» **THE TASK**
Without skipping a line, reproduce the entries exactly.

Items from a data source
__________________________________________________

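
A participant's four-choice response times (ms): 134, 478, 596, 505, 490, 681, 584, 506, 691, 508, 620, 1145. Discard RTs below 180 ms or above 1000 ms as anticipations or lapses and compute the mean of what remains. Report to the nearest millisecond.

Excluded: 134, 1145
Retained (n=10): Σ = 5659
Mean = 5659/10 = 565.9000

566 ms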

__________________________________________________

» **TASK OUTPUT**
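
A participant's four-choice response times (ms): 134, 478, 596, 505, 490, 681, 584, 506, 691, 508, 620, 1145. Discard RTs below 180 ms or above 1000 ms as anticipations or lapses and compute the mean of what remains. Report to the nearest millisecond.

Excluded: 134, 1145
Retained (n=10): Σ = 5659
Mean = 5659/10 = 565.9000

566 ms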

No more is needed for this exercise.